## DESCRIPTION OF THE TASK:
For this exercise, return all the data exactly as it stands.

Stored data entries
----------

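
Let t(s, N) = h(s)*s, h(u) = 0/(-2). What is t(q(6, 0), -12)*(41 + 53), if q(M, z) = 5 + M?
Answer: 0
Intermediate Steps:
h(u) = 0 (h(u) = 0*(-1/2) = 0)
t(s, N) = 0 (t(s, N) = 0*s = 0)
t(q(6, 0), -12)*(41 + 53) = 0*(41 + 53) = 0*94 = 0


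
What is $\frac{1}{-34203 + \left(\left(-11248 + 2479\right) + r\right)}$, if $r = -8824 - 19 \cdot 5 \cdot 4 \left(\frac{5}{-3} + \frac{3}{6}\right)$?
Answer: $- \frac{3}{154058} \approx -1.9473 \cdot 10^{-5}$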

----------

## YOUR RESPONSE:
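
Let t(s, N) = h(s)*s, h(u) = 0/(-2). What is t(q(6, 0), -12)*(41 + 53), if q(M, z) = 5 + M?
Answer: 0
Intermediate Steps:
h(u) = 0 (h(u) = 0*(-1/2) = 0)
t(s, N) = 0 (t(s, N) = 0*s = 0)
t(q(6, 0), -12)*(41 + 53) = 0*(41 + 53) = 0*94 = 0


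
What is $\frac{1}{-34203 + \left(\left(-11248 + 2479\right) + r\right)}$, if $r = -8824 - 19 \cdot 5 \cdot 4 \left(\frac{5}{-3} + \frac{3}{6}\right)$?
Answer: $- \frac{3}{154058} \approx -1.9473 \cdot 10^{-5}$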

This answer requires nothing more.